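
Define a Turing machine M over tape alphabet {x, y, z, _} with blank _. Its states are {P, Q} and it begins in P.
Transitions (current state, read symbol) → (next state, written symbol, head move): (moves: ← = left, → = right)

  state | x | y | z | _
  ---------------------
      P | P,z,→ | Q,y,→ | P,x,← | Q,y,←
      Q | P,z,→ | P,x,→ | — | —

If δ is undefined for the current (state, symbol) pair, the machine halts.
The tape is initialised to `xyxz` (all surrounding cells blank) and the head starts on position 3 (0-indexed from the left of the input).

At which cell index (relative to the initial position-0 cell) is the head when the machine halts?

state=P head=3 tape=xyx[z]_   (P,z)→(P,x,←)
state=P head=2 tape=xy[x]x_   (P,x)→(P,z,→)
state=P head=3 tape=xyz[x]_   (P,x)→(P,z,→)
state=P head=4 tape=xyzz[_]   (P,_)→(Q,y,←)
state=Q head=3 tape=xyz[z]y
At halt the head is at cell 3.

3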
--
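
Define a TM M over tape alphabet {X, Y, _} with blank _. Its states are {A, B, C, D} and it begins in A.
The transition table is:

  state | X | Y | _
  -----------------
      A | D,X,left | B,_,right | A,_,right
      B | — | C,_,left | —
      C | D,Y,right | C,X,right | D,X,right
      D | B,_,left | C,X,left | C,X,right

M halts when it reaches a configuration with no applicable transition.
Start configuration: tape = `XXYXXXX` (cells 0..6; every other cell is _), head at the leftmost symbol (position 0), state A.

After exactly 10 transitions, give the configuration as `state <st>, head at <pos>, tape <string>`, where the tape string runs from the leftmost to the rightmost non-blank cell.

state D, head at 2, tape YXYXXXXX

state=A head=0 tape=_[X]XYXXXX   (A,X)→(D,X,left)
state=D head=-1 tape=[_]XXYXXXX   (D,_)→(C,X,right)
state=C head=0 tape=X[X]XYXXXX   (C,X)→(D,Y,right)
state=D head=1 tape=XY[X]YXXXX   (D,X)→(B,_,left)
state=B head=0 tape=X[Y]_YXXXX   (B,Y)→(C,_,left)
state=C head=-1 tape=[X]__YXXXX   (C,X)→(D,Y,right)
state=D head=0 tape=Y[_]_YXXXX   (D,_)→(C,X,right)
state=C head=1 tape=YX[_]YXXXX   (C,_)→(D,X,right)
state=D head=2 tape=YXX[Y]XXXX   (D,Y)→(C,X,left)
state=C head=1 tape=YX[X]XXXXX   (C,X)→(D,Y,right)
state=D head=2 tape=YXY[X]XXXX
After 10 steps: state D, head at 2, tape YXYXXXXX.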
* * *
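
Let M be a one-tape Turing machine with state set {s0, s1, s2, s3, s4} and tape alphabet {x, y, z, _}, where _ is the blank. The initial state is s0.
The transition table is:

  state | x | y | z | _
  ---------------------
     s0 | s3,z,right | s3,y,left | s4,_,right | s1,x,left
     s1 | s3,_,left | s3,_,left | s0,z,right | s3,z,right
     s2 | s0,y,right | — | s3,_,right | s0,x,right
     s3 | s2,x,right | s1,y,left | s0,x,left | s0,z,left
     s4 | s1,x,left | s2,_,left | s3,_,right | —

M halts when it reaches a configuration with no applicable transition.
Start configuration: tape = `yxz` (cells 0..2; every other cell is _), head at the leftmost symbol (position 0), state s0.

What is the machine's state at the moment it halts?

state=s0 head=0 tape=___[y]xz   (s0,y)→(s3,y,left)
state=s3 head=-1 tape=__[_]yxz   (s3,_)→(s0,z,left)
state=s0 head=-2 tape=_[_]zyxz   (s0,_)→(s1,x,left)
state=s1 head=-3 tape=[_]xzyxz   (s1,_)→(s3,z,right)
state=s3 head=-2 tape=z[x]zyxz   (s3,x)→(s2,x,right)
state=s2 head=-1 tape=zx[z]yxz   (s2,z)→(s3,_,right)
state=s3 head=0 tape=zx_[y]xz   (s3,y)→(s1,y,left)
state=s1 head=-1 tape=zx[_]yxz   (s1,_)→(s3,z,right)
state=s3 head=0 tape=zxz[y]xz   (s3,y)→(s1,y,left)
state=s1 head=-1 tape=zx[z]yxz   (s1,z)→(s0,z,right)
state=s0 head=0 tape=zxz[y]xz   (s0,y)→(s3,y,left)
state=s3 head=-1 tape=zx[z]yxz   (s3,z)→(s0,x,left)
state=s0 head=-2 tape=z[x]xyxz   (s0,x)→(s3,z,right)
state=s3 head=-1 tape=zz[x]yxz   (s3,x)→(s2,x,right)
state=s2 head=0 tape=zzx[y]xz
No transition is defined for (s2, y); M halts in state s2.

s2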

* _Work task_
Can you repeat, word for word, every line above from the one containing "C | D,Y,right | C,X,right | D,X,right" down to the one containing "0), state A.", including both?

* _Result_
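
      C | D,Y,right | C,X,right | D,X,right
      D | B,_,left | C,X,left | C,X,right

M halts when it reaches a configuration with no applicable transition.
Start configuration: tape = `XXYXXXX` (cells 0..6; every other cell is _), head at the leftmost symbol (position 0), state A.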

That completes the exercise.